TO DO → All entries are to be returned verbatim.

[Saved entries]
-*-*-

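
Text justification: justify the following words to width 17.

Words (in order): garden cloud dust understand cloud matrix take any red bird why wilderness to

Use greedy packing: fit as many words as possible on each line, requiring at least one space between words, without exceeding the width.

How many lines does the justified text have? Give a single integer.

Answer: 5

Derivation:
Line 1: ['garden', 'cloud', 'dust'] (min_width=17, slack=0)
Line 2: ['understand', 'cloud'] (min_width=16, slack=1)
Line 3: ['matrix', 'take', 'any'] (min_width=15, slack=2)
Line 4: ['red', 'bird', 'why'] (min_width=12, slack=5)
Line 5: ['wilderness', 'to'] (min_width=13, slack=4)
Total lines: 5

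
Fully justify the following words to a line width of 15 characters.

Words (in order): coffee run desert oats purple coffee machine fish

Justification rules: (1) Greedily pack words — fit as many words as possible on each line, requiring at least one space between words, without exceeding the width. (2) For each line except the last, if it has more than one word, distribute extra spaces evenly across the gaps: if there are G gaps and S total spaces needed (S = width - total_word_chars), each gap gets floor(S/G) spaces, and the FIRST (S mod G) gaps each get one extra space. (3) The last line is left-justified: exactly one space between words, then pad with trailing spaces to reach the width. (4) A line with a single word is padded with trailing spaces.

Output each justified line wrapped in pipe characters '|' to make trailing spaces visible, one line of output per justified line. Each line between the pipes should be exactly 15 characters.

Line 1: ['coffee', 'run'] (min_width=10, slack=5)
Line 2: ['desert', 'oats'] (min_width=11, slack=4)
Line 3: ['purple', 'coffee'] (min_width=13, slack=2)
Line 4: ['machine', 'fish'] (min_width=12, slack=3)

Answer: |coffee      run|
|desert     oats|
|purple   coffee|
|machine fish   |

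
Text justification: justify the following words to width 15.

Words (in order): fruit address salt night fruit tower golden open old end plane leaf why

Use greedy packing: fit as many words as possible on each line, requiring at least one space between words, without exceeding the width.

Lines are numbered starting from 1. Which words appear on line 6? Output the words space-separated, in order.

Answer: why

Derivation:
Line 1: ['fruit', 'address'] (min_width=13, slack=2)
Line 2: ['salt', 'night'] (min_width=10, slack=5)
Line 3: ['fruit', 'tower'] (min_width=11, slack=4)
Line 4: ['golden', 'open', 'old'] (min_width=15, slack=0)
Line 5: ['end', 'plane', 'leaf'] (min_width=14, slack=1)
Line 6: ['why'] (min_width=3, slack=12)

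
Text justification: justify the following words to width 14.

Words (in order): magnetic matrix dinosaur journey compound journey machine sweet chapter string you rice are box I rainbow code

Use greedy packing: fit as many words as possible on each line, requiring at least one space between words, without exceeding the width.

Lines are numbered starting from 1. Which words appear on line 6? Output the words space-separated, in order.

Answer: journey

Derivation:
Line 1: ['magnetic'] (min_width=8, slack=6)
Line 2: ['matrix'] (min_width=6, slack=8)
Line 3: ['dinosaur'] (min_width=8, slack=6)
Line 4: ['journey'] (min_width=7, slack=7)
Line 5: ['compound'] (min_width=8, slack=6)
Line 6: ['journey'] (min_width=7, slack=7)
Line 7: ['machine', 'sweet'] (min_width=13, slack=1)
Line 8: ['chapter', 'string'] (min_width=14, slack=0)
Line 9: ['you', 'rice', 'are'] (min_width=12, slack=2)
Line 10: ['box', 'I', 'rainbow'] (min_width=13, slack=1)
Line 11: ['code'] (min_width=4, slack=10)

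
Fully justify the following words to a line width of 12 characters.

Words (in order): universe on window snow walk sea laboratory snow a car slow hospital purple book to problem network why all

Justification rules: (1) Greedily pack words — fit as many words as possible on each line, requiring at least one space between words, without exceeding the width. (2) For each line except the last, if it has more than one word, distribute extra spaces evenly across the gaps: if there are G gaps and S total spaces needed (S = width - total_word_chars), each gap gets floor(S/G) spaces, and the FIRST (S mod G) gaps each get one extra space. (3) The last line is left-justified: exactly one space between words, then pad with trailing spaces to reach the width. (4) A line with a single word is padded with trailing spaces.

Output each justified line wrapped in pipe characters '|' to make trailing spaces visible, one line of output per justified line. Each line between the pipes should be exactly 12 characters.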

-*-*-

TASK RESULT →
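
Text justification: justify the following words to width 17.

Words (in order): garden cloud dust understand cloud matrix take any red bird why wilderness to

Use greedy packing: fit as many words as possible on each line, requiring at least one space between words, without exceeding the width.

How many lines does the justified text have? Give a single integer.

Answer: 5

Derivation:
Line 1: ['garden', 'cloud', 'dust'] (min_width=17, slack=0)
Line 2: ['understand', 'cloud'] (min_width=16, slack=1)
Line 3: ['matrix', 'take', 'any'] (min_width=15, slack=2)
Line 4: ['red', 'bird', 'why'] (min_width=12, slack=5)
Line 5: ['wilderness', 'to'] (min_width=13, slack=4)
Total lines: 5

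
Fully justify the following words to a line width of 15 characters.

Words (in order): coffee run desert oats purple coffee machine fish

Justification rules: (1) Greedily pack words — fit as many words as possible on each line, requiring at least one space between words, without exceeding the width. (2) For each line except the last, if it has more than one word, distribute extra spaces evenly across the gaps: if there are G gaps and S total spaces needed (S = width - total_word_chars), each gap gets floor(S/G) spaces, and the FIRST (S mod G) gaps each get one extra space. (3) The last line is left-justified: exactly one space between words, then pad with trailing spaces to reach the width. (4) A line with a single word is padded with trailing spaces.

Output each justified line wrapped in pipe characters '|' to make trailing spaces visible, one line of output per justified line. Each line between the pipes should be exactly 15 characters.

Line 1: ['coffee', 'run'] (min_width=10, slack=5)
Line 2: ['desert', 'oats'] (min_width=11, slack=4)
Line 3: ['purple', 'coffee'] (min_width=13, slack=2)
Line 4: ['machine', 'fish'] (min_width=12, slack=3)

Answer: |coffee      run|
|desert     oats|
|purple   coffee|
|machine fish   |

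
Text justification: justify the following words to width 15.

Words (in order): fruit address salt night fruit tower golden open old end plane leaf why

Use greedy packing: fit as many words as possible on each line, requiring at least one space between words, without exceeding the width.

Lines are numbered starting from 1. Which words appear on line 6? Output the words space-separated, in order.

Answer: why

Derivation:
Line 1: ['fruit', 'address'] (min_width=13, slack=2)
Line 2: ['salt', 'night'] (min_width=10, slack=5)
Line 3: ['fruit', 'tower'] (min_width=11, slack=4)
Line 4: ['golden', 'open', 'old'] (min_width=15, slack=0)
Line 5: ['end', 'plane', 'leaf'] (min_width=14, slack=1)
Line 6: ['why'] (min_width=3, slack=12)

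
Text justification: justify the following words to width 14.

Words (in order): magnetic matrix dinosaur journey compound journey machine sweet chapter string you rice are box I rainbow code

Use greedy packing: fit as many words as possible on each line, requiring at least one space between words, without exceeding the width.

Lines are numbered starting from 1. Which words appear on line 6? Output the words space-separated, in order.

Answer: journey

Derivation:
Line 1: ['magnetic'] (min_width=8, slack=6)
Line 2: ['matrix'] (min_width=6, slack=8)
Line 3: ['dinosaur'] (min_width=8, slack=6)
Line 4: ['journey'] (min_width=7, slack=7)
Line 5: ['compound'] (min_width=8, slack=6)
Line 6: ['journey'] (min_width=7, slack=7)
Line 7: ['machine', 'sweet'] (min_width=13, slack=1)
Line 8: ['chapter', 'string'] (min_width=14, slack=0)
Line 9: ['you', 'rice', 'are'] (min_width=12, slack=2)
Line 10: ['box', 'I', 'rainbow'] (min_width=13, slack=1)
Line 11: ['code'] (min_width=4, slack=10)

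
Fully justify the following words to a line width of 12 characters.

Words (in order): universe on window snow walk sea laboratory snow a car slow hospital purple book to problem network why all

Justification rules: (1) Greedily pack words — fit as many words as possible on each line, requiring at least one space between words, without exceeding the width. (2) For each line except the last, if it has more than one word, distribute extra spaces evenly across the gaps: if there are G gaps and S total spaces needed (S = width - total_word_chars), each gap gets floor(S/G) spaces, and the FIRST (S mod G) gaps each get one extra space. (3) The last line is left-justified: exactly one space between words, then pad with trailing spaces to reach the width. (4) A line with a single word is padded with trailing spaces.

Output each justified line wrapped in pipe characters '|' to make trailing spaces visible, one line of output per justified line. Each line between the pipes should be exactly 12 characters.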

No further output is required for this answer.